### Problem
Copy the data exactly, keeping every line intact.

*** Data provided ***

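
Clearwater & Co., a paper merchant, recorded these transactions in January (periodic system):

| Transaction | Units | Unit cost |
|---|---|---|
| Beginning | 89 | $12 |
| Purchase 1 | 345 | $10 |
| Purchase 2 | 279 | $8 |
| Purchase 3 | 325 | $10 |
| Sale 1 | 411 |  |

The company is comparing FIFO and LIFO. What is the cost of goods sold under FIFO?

COGS = $4,288

FIFO COGS: 89 @ $12 + 322 @ $10 = $4,288
LIFO COGS: 325 @ $10 + 86 @ $8 = $3,938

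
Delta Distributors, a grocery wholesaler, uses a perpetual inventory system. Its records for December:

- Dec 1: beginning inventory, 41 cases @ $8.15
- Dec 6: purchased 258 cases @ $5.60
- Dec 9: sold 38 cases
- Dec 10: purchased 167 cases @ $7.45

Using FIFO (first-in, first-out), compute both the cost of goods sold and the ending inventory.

Dec 9, 38 sold [FIFO — oldest first]: 38 @ $8.15 = $309.70
Ending inventory: 3 @ $8.15 + 258 @ $5.60 + 167 @ $7.45 = $2,713.40
Check: goods available $3,023.10 = COGS $309.70 + ending $2,713.40

COGS = $309.70; ending inventory = $2,713.40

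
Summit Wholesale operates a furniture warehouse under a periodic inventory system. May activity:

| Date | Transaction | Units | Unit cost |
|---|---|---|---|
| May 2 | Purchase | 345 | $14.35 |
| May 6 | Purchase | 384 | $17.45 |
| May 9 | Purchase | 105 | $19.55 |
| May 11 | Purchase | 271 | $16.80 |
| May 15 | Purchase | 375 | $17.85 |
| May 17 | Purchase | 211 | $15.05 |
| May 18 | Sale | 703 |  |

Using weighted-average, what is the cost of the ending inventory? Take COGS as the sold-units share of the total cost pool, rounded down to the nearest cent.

May 18, sell 703: 703/1691 × $28,126.40 → $11,692.99
Ending inventory (cost pool remaining) = $16,433.41
Check: goods available $28,126.40 = COGS $11,692.99 + ending $16,433.41

Ending inventory = $16,433.41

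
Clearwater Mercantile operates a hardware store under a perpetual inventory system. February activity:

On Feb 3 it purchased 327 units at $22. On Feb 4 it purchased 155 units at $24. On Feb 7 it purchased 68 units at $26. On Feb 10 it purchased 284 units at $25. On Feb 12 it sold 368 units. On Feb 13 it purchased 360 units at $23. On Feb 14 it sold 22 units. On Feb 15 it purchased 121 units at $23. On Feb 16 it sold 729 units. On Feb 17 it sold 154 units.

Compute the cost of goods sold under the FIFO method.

Feb 12, 368 sold [FIFO — oldest first]: 327 @ $22 + 41 @ $24 = $8,178
Feb 14, 22 sold [FIFO — oldest first]: 22 @ $24 = $528
Feb 16, 729 sold [FIFO — oldest first]: 92 @ $24 + 68 @ $26 + 284 @ $25 + 285 @ $23 = $17,631
Feb 17, 154 sold [FIFO — oldest first]: 75 @ $23 + 79 @ $23 = $3,542
Total COGS = $8,178 + $528 + $17,631 + $3,542 = $29,879
Ending inventory: 42 @ $23 = $966
Check: goods available $30,845 = COGS $29,879 + ending $966

COGS = $29,879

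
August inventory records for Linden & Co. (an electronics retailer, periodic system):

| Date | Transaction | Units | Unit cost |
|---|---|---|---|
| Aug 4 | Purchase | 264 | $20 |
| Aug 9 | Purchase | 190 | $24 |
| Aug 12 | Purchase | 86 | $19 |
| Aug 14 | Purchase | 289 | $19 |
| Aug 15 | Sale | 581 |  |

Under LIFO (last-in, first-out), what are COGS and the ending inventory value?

COGS = $12,005; ending inventory = $4,960

Aug 15, 581 sold [LIFO — newest first]: 289 @ $19 + 86 @ $19 + 190 @ $24 + 16 @ $20 = $12,005
Ending inventory: 248 @ $20 = $4,960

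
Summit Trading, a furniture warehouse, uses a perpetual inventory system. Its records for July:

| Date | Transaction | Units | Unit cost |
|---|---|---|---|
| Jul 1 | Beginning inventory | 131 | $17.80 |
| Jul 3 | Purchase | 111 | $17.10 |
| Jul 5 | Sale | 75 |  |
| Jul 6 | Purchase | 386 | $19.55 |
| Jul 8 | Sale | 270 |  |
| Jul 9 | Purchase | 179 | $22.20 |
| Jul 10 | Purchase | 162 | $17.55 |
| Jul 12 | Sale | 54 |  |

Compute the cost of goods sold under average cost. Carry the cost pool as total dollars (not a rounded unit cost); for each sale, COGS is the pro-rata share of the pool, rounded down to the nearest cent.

After Jul 1: 131 on hand, pool $2,331.80 (≈ $17.8000 each)
After Jul 3: 242 on hand, pool $4,229.90 (≈ $17.4789 each)
Jul 5, sell 75: 75/242 × $4,229.90 → $1,310.91
After Jul 6: 553 on hand, pool $10,465.29 (≈ $18.9246 each)
Jul 8, sell 270: 270/553 × $10,465.29 → $5,109.63
After Jul 9: 462 on hand, pool $9,329.46 (≈ $20.1936 each)
After Jul 10: 624 on hand, pool $12,172.56 (≈ $19.5073 each)
Jul 12, sell 54: 54/624 × $12,172.56 → $1,053.39
Total COGS = $1,310.91 + $5,109.63 + $1,053.39 = $7,473.93
Ending inventory (cost pool remaining) = $11,119.17

COGS = $7,473.93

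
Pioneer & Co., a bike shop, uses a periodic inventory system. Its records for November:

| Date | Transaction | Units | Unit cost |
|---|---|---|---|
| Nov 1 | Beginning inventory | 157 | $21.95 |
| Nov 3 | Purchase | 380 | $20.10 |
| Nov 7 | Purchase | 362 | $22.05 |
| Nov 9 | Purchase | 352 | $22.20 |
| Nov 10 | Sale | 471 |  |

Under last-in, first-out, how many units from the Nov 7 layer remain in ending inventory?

Nov 10, 471 sold [LIFO — newest first]: 352 @ $22.20 + 119 @ $22.05 = $10,438.35
Ending inventory: 157 @ $21.95 + 380 @ $20.10 + 243 @ $22.05 = $16,442.30
Check: goods available $26,880.65 = COGS $10,438.35 + ending $16,442.30

243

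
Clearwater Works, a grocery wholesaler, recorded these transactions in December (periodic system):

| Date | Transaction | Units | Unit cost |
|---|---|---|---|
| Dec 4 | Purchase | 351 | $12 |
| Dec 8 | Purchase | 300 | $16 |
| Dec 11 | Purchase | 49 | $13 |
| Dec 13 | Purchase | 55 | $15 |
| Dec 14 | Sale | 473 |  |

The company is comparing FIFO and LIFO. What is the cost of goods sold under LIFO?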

*** End of Data provided ***

### Expected answer
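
Clearwater & Co., a paper merchant, recorded these transactions in January (periodic system):

| Transaction | Units | Unit cost |
|---|---|---|
| Beginning | 89 | $12 |
| Purchase 1 | 345 | $10 |
| Purchase 2 | 279 | $8 |
| Purchase 3 | 325 | $10 |
| Sale 1 | 411 |  |

The company is comparing FIFO and LIFO. What is the cost of goods sold under FIFO?

COGS = $4,288

FIFO COGS: 89 @ $12 + 322 @ $10 = $4,288
LIFO COGS: 325 @ $10 + 86 @ $8 = $3,938

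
Delta Distributors, a grocery wholesaler, uses a perpetual inventory system. Its records for December:

- Dec 1: beginning inventory, 41 cases @ $8.15
- Dec 6: purchased 258 cases @ $5.60
- Dec 9: sold 38 cases
- Dec 10: purchased 167 cases @ $7.45

Using FIFO (first-in, first-out), compute both the cost of goods sold and the ending inventory.

Dec 9, 38 sold [FIFO — oldest first]: 38 @ $8.15 = $309.70
Ending inventory: 3 @ $8.15 + 258 @ $5.60 + 167 @ $7.45 = $2,713.40
Check: goods available $3,023.10 = COGS $309.70 + ending $2,713.40

COGS = $309.70; ending inventory = $2,713.40

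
Summit Wholesale operates a furniture warehouse under a periodic inventory system. May activity:

| Date | Transaction | Units | Unit cost |
|---|---|---|---|
| May 2 | Purchase | 345 | $14.35 |
| May 6 | Purchase | 384 | $17.45 |
| May 9 | Purchase | 105 | $19.55 |
| May 11 | Purchase | 271 | $16.80 |
| May 15 | Purchase | 375 | $17.85 |
| May 17 | Purchase | 211 | $15.05 |
| May 18 | Sale | 703 |  |

Using weighted-average, what is the cost of the ending inventory? Take COGS as the sold-units share of the total cost pool, rounded down to the nearest cent.

May 18, sell 703: 703/1691 × $28,126.40 → $11,692.99
Ending inventory (cost pool remaining) = $16,433.41
Check: goods available $28,126.40 = COGS $11,692.99 + ending $16,433.41

Ending inventory = $16,433.41

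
Clearwater Mercantile operates a hardware store under a perpetual inventory system. February activity:

On Feb 3 it purchased 327 units at $22. On Feb 4 it purchased 155 units at $24. On Feb 7 it purchased 68 units at $26. On Feb 10 it purchased 284 units at $25. On Feb 12 it sold 368 units. On Feb 13 it purchased 360 units at $23. On Feb 14 it sold 22 units. On Feb 15 it purchased 121 units at $23. On Feb 16 it sold 729 units. On Feb 17 it sold 154 units.

Compute the cost of goods sold under the FIFO method.

Feb 12, 368 sold [FIFO — oldest first]: 327 @ $22 + 41 @ $24 = $8,178
Feb 14, 22 sold [FIFO — oldest first]: 22 @ $24 = $528
Feb 16, 729 sold [FIFO — oldest first]: 92 @ $24 + 68 @ $26 + 284 @ $25 + 285 @ $23 = $17,631
Feb 17, 154 sold [FIFO — oldest first]: 75 @ $23 + 79 @ $23 = $3,542
Total COGS = $8,178 + $528 + $17,631 + $3,542 = $29,879
Ending inventory: 42 @ $23 = $966
Check: goods available $30,845 = COGS $29,879 + ending $966

COGS = $29,879

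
August inventory records for Linden & Co. (an electronics retailer, periodic system):

| Date | Transaction | Units | Unit cost |
|---|---|---|---|
| Aug 4 | Purchase | 264 | $20 |
| Aug 9 | Purchase | 190 | $24 |
| Aug 12 | Purchase | 86 | $19 |
| Aug 14 | Purchase | 289 | $19 |
| Aug 15 | Sale | 581 |  |

Under LIFO (last-in, first-out), what are COGS and the ending inventory value?

COGS = $12,005; ending inventory = $4,960

Aug 15, 581 sold [LIFO — newest first]: 289 @ $19 + 86 @ $19 + 190 @ $24 + 16 @ $20 = $12,005
Ending inventory: 248 @ $20 = $4,960

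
Summit Trading, a furniture warehouse, uses a perpetual inventory system. Its records for July:

| Date | Transaction | Units | Unit cost |
|---|---|---|---|
| Jul 1 | Beginning inventory | 131 | $17.80 |
| Jul 3 | Purchase | 111 | $17.10 |
| Jul 5 | Sale | 75 |  |
| Jul 6 | Purchase | 386 | $19.55 |
| Jul 8 | Sale | 270 |  |
| Jul 9 | Purchase | 179 | $22.20 |
| Jul 10 | Purchase | 162 | $17.55 |
| Jul 12 | Sale | 54 |  |

Compute the cost of goods sold under average cost. Carry the cost pool as total dollars (not a rounded unit cost); for each sale, COGS is the pro-rata share of the pool, rounded down to the nearest cent.

After Jul 1: 131 on hand, pool $2,331.80 (≈ $17.8000 each)
After Jul 3: 242 on hand, pool $4,229.90 (≈ $17.4789 each)
Jul 5, sell 75: 75/242 × $4,229.90 → $1,310.91
After Jul 6: 553 on hand, pool $10,465.29 (≈ $18.9246 each)
Jul 8, sell 270: 270/553 × $10,465.29 → $5,109.63
After Jul 9: 462 on hand, pool $9,329.46 (≈ $20.1936 each)
After Jul 10: 624 on hand, pool $12,172.56 (≈ $19.5073 each)
Jul 12, sell 54: 54/624 × $12,172.56 → $1,053.39
Total COGS = $1,310.91 + $5,109.63 + $1,053.39 = $7,473.93
Ending inventory (cost pool remaining) = $11,119.17

COGS = $7,473.93

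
Pioneer & Co., a bike shop, uses a periodic inventory system. Its records for November:

| Date | Transaction | Units | Unit cost |
|---|---|---|---|
| Nov 1 | Beginning inventory | 157 | $21.95 |
| Nov 3 | Purchase | 380 | $20.10 |
| Nov 7 | Purchase | 362 | $22.05 |
| Nov 9 | Purchase | 352 | $22.20 |
| Nov 10 | Sale | 471 |  |

Under last-in, first-out, how many units from the Nov 7 layer remain in ending inventory?

Nov 10, 471 sold [LIFO — newest first]: 352 @ $22.20 + 119 @ $22.05 = $10,438.35
Ending inventory: 157 @ $21.95 + 380 @ $20.10 + 243 @ $22.05 = $16,442.30
Check: goods available $26,880.65 = COGS $10,438.35 + ending $16,442.30

243

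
Clearwater Works, a grocery wholesaler, recorded these transactions in December (periodic system):

| Date | Transaction | Units | Unit cost |
|---|---|---|---|
| Dec 4 | Purchase | 351 | $12 |
| Dec 8 | Purchase | 300 | $16 |
| Dec 11 | Purchase | 49 | $13 |
| Dec 13 | Purchase | 55 | $15 |
| Dec 14 | Sale | 473 |  |

The company is comparing FIFO and LIFO. What is the cost of goods sold under LIFO?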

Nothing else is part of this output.